### Your task
For each record that follows, write out an identical copy.

### Available records
=== Begin Enclosure ===

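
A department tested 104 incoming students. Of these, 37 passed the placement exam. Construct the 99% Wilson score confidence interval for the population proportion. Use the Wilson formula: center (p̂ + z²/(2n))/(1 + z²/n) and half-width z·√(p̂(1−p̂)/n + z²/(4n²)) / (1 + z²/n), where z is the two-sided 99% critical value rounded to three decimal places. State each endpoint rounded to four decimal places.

(0.2469, 0.4820)

p̂ = 37/104 = 0.35577; z = 2.576, so z² = 6.635776.
Denominator 1 + z²/n = 1 + 6.635776/104 = 1.063806.
Adjusted center: (0.35577 + z²/(2n))/1.063806 = 0.36442.
Radicand: p̂(1−p̂)/n + z²/(4n²) = 0.002203822 + 0.000153379 = 0.002357201.
Half-width = z·√(radicand)/denom = 2.576·0.048551/1.063806 = 0.11757.
Interval: 0.36442 ± 0.11757 → (0.2469, 0.4820).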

=== End Enclosure ===

### Result of the exercise
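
A department tested 104 incoming students. Of these, 37 passed the placement exam. Construct the 99% Wilson score confidence interval for the population proportion. Use the Wilson formula: center (p̂ + z²/(2n))/(1 + z²/n) and half-width z·√(p̂(1−p̂)/n + z²/(4n²)) / (1 + z²/n), where z is the two-sided 99% critical value rounded to three decimal places. State each endpoint rounded to four decimal places.

(0.2469, 0.4820)

p̂ = 37/104 = 0.35577; z = 2.576, so z² = 6.635776.
Denominator 1 + z²/n = 1 + 6.635776/104 = 1.063806.
Adjusted center: (0.35577 + z²/(2n))/1.063806 = 0.36442.
Radicand: p̂(1−p̂)/n + z²/(4n²) = 0.002203822 + 0.000153379 = 0.002357201.
Half-width = z·√(radicand)/denom = 2.576·0.048551/1.063806 = 0.11757.
Interval: 0.36442 ± 0.11757 → (0.2469, 0.4820).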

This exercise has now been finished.